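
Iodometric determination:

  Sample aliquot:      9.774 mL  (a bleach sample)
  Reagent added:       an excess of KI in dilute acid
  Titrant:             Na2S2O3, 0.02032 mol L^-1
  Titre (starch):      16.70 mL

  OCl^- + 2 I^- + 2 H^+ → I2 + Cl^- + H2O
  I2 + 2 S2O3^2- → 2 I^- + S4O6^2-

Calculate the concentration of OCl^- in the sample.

n(S2O3^2-) = 0.01670 × 0.02032 = 3.393 × 10^-4 mol
n(I2) = n(S2O3^2-)/2 = 1.697 × 10^-4 mol
n(OCl^-) in the aliquot = 1.697 × 10^-4 mol (1:1 ratio)
[OCl^-] = 1.697 × 10^-4 / 0.009774 = 0.01736 mol/L

0.01736 mol/L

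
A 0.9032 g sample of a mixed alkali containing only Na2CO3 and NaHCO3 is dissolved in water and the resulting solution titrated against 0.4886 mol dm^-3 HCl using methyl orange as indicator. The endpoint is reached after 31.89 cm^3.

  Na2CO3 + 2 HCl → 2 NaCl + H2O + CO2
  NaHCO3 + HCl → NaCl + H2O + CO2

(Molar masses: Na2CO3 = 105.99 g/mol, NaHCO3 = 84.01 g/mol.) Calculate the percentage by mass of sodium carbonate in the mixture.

n(HCl) = 0.03189 × 0.4886 = 0.01558 mol
Let x = n(Na2CO3), y = n(NaHCO3).
Titrant: 2x + 1y = 0.01558;  mass: 105.99x + 84.01y = 0.9032
Solving, x = 6.542 × 10^-3 mol, y = 2.498 × 10^-3 mol
mass of Na2CO3 = 6.542 × 10^-3 × 105.99 = 0.6934 g
% Na2CO3 = 0.6934 / 0.9032 × 100 = 76.77 %

76.77 %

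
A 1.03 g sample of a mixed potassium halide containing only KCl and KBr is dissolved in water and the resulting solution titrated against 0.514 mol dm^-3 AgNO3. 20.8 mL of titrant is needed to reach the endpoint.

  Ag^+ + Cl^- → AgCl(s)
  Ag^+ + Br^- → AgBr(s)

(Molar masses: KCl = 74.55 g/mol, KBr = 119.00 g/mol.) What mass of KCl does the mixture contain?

n(AgNO3) = 0.0208 × 0.514 = 0.0107 mol
Let x = n(KCl), y = n(KBr).
Titrant: 1x + 1y = 0.0107;  mass: 74.55x + 119.00y = 1.03
Solving, x = 5.45 × 10^-3 mol, y = 5.24 × 10^-3 mol
mass of KCl = 5.45 × 10^-3 × 74.55 = 0.406 g

0.406 g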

┄┄┄┄┄┄┄┄┄┄┄┄┄┄┄┄┄┄┄┄

> Assignment
Nothing may be left out or altered: reproduce the complete listing.

> Written reply
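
Iodometric determination:

  Sample aliquot:      9.774 mL  (a bleach sample)
  Reagent added:       an excess of KI in dilute acid
  Titrant:             Na2S2O3, 0.02032 mol L^-1
  Titre (starch):      16.70 mL

  OCl^- + 2 I^- + 2 H^+ → I2 + Cl^- + H2O
  I2 + 2 S2O3^2- → 2 I^- + S4O6^2-

Calculate the concentration of OCl^- in the sample.

n(S2O3^2-) = 0.01670 × 0.02032 = 3.393 × 10^-4 mol
n(I2) = n(S2O3^2-)/2 = 1.697 × 10^-4 mol
n(OCl^-) in the aliquot = 1.697 × 10^-4 mol (1:1 ratio)
[OCl^-] = 1.697 × 10^-4 / 0.009774 = 0.01736 mol/L

0.01736 mol/L

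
A 0.9032 g sample of a mixed alkali containing only Na2CO3 and NaHCO3 is dissolved in water and the resulting solution titrated against 0.4886 mol dm^-3 HCl using methyl orange as indicator. The endpoint is reached after 31.89 cm^3.

  Na2CO3 + 2 HCl → 2 NaCl + H2O + CO2
  NaHCO3 + HCl → NaCl + H2O + CO2

(Molar masses: Na2CO3 = 105.99 g/mol, NaHCO3 = 84.01 g/mol.) Calculate the percentage by mass of sodium carbonate in the mixture.

n(HCl) = 0.03189 × 0.4886 = 0.01558 mol
Let x = n(Na2CO3), y = n(NaHCO3).
Titrant: 2x + 1y = 0.01558;  mass: 105.99x + 84.01y = 0.9032
Solving, x = 6.542 × 10^-3 mol, y = 2.498 × 10^-3 mol
mass of Na2CO3 = 6.542 × 10^-3 × 105.99 = 0.6934 g
% Na2CO3 = 0.6934 / 0.9032 × 100 = 76.77 %

76.77 %

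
A 1.03 g sample of a mixed potassium halide containing only KCl and KBr is dissolved in water and the resulting solution titrated against 0.514 mol dm^-3 AgNO3. 20.8 mL of titrant is needed to reach the endpoint.

  Ag^+ + Cl^- → AgCl(s)
  Ag^+ + Br^- → AgBr(s)

(Molar masses: KCl = 74.55 g/mol, KBr = 119.00 g/mol.) What mass of KCl does the mixture contain?

n(AgNO3) = 0.0208 × 0.514 = 0.0107 mol
Let x = n(KCl), y = n(KBr).
Titrant: 1x + 1y = 0.0107;  mass: 74.55x + 119.00y = 1.03
Solving, x = 5.45 × 10^-3 mol, y = 5.24 × 10^-3 mol
mass of KCl = 5.45 × 10^-3 × 74.55 = 0.406 g

0.406 g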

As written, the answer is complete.